__Work instruction__:
Using the records below, output the stretch that opens with the line containing "An A/B experiment" and closes with the line containing "on time-to-first-click. The", exactly and including both lines, with nothing more.

[Opening Records provided section]

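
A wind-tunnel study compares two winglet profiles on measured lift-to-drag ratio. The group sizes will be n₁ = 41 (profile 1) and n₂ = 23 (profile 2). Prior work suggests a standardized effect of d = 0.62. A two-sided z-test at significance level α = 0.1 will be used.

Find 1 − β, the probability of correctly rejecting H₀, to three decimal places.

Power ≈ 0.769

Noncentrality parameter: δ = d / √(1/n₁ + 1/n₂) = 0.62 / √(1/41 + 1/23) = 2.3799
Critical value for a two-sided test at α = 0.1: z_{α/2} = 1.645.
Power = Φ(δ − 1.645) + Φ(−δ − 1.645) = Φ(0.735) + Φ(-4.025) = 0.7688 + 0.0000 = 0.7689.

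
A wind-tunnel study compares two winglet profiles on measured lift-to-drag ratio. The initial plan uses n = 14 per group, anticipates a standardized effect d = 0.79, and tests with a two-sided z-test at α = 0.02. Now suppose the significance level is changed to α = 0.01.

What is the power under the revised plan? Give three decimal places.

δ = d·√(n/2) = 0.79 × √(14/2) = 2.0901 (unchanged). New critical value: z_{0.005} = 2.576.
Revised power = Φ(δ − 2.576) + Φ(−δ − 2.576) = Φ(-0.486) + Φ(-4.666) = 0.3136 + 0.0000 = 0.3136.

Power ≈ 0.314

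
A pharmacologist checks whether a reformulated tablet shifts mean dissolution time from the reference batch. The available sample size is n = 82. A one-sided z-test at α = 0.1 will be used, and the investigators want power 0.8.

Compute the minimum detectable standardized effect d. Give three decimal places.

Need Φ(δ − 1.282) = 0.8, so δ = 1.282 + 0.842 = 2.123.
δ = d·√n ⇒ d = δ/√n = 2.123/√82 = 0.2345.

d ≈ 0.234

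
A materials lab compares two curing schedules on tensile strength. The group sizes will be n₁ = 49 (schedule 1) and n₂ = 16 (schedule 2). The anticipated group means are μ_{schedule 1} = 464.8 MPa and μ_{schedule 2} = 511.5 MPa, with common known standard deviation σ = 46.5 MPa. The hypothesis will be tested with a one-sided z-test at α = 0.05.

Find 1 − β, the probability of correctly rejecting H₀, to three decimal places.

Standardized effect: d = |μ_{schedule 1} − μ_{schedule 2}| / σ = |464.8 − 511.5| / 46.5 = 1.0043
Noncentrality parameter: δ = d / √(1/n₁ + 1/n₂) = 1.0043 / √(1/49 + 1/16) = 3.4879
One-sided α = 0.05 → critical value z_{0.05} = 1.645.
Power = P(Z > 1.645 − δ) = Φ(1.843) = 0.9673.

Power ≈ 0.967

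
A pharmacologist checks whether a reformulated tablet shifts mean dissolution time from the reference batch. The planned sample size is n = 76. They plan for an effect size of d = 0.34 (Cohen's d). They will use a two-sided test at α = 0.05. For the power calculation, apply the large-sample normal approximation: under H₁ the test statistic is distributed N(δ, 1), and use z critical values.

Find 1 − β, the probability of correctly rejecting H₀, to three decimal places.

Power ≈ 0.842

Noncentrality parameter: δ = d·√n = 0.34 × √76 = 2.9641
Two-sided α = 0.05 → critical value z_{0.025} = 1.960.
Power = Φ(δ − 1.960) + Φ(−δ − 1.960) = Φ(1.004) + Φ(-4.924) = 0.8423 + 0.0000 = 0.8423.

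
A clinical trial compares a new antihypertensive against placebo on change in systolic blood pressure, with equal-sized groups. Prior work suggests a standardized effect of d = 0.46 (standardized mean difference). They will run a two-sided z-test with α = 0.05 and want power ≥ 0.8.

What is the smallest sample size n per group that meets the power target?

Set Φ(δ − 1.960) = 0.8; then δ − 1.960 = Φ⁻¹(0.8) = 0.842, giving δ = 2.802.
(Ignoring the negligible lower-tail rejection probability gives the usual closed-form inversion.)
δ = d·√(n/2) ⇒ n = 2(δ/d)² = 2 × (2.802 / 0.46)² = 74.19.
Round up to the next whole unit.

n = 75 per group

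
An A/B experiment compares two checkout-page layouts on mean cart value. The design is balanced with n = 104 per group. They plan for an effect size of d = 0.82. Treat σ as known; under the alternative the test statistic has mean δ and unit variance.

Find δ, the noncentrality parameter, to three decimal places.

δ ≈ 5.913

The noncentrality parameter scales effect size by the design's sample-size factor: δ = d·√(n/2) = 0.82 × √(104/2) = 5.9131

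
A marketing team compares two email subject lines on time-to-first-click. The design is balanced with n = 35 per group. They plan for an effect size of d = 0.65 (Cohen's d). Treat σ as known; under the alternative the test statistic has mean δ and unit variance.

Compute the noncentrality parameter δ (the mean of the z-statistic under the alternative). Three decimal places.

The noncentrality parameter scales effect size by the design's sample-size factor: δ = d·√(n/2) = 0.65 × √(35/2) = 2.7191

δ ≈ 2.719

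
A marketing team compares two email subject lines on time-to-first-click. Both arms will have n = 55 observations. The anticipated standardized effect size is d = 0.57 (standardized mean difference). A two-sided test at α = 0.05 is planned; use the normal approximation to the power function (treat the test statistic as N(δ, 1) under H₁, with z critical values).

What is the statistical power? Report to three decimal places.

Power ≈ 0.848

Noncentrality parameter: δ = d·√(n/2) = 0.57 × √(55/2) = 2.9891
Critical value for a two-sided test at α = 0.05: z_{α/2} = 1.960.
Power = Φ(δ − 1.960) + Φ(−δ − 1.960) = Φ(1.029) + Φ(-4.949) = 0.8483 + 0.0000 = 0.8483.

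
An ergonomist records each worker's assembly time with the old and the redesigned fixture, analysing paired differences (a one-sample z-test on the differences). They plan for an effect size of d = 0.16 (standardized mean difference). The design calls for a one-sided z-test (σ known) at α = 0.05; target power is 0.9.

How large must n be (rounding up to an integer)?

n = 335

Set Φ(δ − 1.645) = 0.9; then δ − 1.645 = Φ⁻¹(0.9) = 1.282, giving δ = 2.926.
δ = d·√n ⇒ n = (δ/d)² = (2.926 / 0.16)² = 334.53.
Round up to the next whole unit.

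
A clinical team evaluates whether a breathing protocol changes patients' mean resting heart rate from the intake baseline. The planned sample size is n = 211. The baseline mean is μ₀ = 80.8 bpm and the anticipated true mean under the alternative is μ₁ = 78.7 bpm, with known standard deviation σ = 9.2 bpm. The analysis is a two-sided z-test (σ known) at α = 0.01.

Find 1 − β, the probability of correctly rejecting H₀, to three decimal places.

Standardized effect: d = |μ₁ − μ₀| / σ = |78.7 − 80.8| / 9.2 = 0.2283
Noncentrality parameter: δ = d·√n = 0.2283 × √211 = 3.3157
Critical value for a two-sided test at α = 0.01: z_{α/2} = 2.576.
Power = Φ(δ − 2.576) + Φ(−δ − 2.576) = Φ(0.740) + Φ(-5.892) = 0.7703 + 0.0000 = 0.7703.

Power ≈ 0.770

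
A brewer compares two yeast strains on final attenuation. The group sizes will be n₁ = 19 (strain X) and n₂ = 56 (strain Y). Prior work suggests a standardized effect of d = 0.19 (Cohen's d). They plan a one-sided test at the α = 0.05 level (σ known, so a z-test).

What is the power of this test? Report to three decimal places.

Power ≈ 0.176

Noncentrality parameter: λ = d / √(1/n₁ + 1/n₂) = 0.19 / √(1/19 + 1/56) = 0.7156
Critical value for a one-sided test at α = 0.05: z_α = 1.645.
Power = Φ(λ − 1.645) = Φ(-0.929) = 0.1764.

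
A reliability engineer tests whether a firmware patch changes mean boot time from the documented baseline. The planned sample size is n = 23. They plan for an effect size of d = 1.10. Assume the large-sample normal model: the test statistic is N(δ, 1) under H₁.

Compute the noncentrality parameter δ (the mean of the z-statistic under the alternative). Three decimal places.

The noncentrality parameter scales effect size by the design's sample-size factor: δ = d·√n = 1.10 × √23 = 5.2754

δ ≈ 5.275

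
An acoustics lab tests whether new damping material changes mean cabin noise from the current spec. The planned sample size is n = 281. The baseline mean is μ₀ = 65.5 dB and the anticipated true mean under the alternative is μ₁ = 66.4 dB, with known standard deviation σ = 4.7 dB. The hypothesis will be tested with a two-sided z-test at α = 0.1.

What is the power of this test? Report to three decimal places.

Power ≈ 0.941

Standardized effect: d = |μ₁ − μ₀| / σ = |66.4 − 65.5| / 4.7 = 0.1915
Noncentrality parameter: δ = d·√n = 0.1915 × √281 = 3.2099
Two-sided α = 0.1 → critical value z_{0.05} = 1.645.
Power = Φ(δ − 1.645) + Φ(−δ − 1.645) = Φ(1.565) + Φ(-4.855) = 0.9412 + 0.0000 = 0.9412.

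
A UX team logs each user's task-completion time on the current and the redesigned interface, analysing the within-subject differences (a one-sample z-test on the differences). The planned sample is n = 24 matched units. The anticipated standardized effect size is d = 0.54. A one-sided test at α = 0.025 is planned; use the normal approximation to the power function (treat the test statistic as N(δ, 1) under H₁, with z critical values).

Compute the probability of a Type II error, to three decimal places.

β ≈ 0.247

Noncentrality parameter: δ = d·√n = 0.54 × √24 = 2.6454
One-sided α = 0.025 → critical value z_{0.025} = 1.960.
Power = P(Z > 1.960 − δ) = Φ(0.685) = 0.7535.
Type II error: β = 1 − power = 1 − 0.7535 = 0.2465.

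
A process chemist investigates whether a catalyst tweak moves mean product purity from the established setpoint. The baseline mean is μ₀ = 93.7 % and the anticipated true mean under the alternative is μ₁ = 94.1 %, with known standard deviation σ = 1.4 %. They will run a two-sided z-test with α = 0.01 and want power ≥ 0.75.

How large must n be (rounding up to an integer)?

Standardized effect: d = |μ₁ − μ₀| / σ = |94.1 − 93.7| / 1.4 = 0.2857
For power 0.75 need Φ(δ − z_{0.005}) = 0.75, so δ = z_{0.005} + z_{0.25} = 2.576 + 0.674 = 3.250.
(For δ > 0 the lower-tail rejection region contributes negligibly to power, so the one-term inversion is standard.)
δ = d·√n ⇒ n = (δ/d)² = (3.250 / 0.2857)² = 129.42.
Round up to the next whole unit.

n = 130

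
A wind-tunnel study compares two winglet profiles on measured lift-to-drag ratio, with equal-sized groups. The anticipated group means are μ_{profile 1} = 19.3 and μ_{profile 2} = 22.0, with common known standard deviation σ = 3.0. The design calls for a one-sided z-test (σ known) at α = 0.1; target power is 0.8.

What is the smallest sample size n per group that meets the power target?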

[Closing Records provided section]

__Task answer__:
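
An A/B experiment compares two checkout-page layouts on mean cart value. The design is balanced with n = 104 per group. They plan for an effect size of d = 0.82. Treat σ as known; under the alternative the test statistic has mean δ and unit variance.

Find δ, the noncentrality parameter, to three decimal places.

δ ≈ 5.913

The noncentrality parameter scales effect size by the design's sample-size factor: δ = d·√(n/2) = 0.82 × √(104/2) = 5.9131

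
A marketing team compares two email subject lines on time-to-first-click. The design is balanced with n = 35 per group. They plan for an effect size of d = 0.65 (Cohen's d). Treat σ as known; under the alternative the test statistic has mean δ and unit variance.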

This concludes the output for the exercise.